▶ [What to produce] Please give back word for word the lines below, from the first one through the one with "Calculate the z-statistic".

▶ [Materials provided]
··········

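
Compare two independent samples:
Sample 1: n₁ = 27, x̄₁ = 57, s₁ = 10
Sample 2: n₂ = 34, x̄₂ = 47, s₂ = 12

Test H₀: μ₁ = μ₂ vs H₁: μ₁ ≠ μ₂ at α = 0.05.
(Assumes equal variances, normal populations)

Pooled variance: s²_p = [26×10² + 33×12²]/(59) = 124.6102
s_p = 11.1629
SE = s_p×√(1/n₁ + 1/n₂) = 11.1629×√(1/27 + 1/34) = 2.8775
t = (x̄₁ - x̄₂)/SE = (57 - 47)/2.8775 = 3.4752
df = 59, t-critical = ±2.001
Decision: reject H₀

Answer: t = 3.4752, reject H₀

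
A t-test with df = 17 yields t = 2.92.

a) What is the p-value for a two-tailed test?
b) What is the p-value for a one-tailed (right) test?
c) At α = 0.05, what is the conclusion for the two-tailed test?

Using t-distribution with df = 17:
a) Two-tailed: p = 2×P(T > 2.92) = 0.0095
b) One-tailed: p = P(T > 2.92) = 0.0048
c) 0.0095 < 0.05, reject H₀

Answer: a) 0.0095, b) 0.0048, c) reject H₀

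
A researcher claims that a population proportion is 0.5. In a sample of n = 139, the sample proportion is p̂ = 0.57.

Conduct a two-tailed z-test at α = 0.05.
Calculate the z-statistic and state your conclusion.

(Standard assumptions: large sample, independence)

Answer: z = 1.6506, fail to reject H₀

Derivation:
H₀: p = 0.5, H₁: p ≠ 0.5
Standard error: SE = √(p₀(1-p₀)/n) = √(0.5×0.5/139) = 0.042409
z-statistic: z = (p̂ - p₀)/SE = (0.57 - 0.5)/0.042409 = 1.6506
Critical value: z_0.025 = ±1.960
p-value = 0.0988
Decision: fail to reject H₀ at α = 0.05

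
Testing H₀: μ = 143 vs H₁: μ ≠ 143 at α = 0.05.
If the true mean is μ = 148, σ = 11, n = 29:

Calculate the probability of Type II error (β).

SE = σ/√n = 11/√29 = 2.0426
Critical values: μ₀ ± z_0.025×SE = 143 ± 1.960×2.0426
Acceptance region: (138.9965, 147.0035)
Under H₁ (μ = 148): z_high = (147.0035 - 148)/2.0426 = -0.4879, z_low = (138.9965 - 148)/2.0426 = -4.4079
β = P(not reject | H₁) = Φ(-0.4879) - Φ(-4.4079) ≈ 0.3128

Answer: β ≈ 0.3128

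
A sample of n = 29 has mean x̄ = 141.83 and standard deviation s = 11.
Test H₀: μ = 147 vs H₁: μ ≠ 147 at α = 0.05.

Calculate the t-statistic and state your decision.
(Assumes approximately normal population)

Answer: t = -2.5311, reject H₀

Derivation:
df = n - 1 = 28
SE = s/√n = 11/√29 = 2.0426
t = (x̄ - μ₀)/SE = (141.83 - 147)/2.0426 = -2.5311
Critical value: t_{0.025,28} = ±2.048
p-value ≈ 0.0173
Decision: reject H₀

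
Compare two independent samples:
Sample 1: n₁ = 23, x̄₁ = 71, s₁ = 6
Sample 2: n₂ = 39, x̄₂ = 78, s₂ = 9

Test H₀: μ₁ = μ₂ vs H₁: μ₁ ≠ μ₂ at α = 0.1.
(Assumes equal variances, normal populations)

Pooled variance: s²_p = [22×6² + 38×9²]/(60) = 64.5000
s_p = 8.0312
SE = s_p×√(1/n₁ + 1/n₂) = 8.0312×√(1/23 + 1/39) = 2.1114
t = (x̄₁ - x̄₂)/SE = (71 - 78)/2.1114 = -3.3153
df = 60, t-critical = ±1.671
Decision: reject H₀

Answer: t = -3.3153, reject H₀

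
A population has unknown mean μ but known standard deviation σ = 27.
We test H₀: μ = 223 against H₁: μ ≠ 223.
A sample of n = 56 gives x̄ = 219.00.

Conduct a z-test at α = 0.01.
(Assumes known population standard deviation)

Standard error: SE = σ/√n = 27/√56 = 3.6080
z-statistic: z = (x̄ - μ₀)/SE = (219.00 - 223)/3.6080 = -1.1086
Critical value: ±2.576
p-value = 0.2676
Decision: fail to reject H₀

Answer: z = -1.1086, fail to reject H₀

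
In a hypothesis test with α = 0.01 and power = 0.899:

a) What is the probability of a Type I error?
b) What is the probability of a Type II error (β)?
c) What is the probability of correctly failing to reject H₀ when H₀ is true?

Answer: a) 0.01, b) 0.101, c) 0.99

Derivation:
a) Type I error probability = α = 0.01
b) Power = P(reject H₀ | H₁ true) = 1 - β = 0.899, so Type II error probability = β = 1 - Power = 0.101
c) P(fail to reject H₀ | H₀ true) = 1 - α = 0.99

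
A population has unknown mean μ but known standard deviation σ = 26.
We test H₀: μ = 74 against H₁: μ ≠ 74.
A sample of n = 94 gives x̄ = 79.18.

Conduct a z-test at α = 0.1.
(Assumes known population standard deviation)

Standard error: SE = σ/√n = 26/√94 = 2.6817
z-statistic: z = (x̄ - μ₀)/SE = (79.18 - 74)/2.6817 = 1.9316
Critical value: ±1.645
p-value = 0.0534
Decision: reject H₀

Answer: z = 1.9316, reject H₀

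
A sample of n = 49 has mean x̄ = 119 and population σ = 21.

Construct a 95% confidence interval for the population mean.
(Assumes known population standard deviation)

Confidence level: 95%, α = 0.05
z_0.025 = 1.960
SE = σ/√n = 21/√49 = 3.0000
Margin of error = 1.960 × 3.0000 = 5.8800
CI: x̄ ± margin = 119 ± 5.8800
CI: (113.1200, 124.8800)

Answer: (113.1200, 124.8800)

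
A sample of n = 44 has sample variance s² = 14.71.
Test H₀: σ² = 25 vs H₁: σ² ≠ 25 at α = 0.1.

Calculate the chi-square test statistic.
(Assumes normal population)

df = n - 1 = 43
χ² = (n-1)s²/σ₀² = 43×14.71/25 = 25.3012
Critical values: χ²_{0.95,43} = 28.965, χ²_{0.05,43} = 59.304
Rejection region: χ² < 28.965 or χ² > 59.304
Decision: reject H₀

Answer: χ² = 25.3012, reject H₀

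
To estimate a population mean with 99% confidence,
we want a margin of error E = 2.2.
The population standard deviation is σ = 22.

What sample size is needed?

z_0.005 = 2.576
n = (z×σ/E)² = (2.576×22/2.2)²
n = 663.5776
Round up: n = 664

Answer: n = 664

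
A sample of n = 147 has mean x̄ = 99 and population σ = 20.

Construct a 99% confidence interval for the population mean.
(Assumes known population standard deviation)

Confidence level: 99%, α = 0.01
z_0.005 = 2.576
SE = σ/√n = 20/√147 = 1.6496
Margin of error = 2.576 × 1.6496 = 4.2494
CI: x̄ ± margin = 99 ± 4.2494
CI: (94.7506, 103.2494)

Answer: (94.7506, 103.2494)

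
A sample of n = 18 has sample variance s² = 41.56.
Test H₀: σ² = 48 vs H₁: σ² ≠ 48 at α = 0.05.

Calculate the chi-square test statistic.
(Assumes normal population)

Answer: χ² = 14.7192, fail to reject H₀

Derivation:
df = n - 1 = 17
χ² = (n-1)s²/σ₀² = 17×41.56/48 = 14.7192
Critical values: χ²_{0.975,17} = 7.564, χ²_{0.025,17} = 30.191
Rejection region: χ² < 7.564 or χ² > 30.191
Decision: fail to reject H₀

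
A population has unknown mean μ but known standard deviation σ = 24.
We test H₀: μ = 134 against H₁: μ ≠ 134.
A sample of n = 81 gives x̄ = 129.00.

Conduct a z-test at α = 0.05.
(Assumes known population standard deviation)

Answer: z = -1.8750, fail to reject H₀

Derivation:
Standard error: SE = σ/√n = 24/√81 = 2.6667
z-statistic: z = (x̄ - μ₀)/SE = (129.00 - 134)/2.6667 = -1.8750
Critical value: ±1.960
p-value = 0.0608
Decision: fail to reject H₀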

··········

▶ [Response to the exercise]
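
Compare two independent samples:
Sample 1: n₁ = 27, x̄₁ = 57, s₁ = 10
Sample 2: n₂ = 34, x̄₂ = 47, s₂ = 12

Test H₀: μ₁ = μ₂ vs H₁: μ₁ ≠ μ₂ at α = 0.05.
(Assumes equal variances, normal populations)

Pooled variance: s²_p = [26×10² + 33×12²]/(59) = 124.6102
s_p = 11.1629
SE = s_p×√(1/n₁ + 1/n₂) = 11.1629×√(1/27 + 1/34) = 2.8775
t = (x̄₁ - x̄₂)/SE = (57 - 47)/2.8775 = 3.4752
df = 59, t-critical = ±2.001
Decision: reject H₀

Answer: t = 3.4752, reject H₀

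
A t-test with df = 17 yields t = 2.92.

a) What is the p-value for a two-tailed test?
b) What is the p-value for a one-tailed (right) test?
c) At α = 0.05, what is the conclusion for the two-tailed test?

Using t-distribution with df = 17:
a) Two-tailed: p = 2×P(T > 2.92) = 0.0095
b) One-tailed: p = P(T > 2.92) = 0.0048
c) 0.0095 < 0.05, reject H₀

Answer: a) 0.0095, b) 0.0048, c) reject H₀

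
A researcher claims that a population proportion is 0.5. In a sample of n = 139, the sample proportion is p̂ = 0.57.

Conduct a two-tailed z-test at α = 0.05.
Calculate the z-statistic and state your conclusion.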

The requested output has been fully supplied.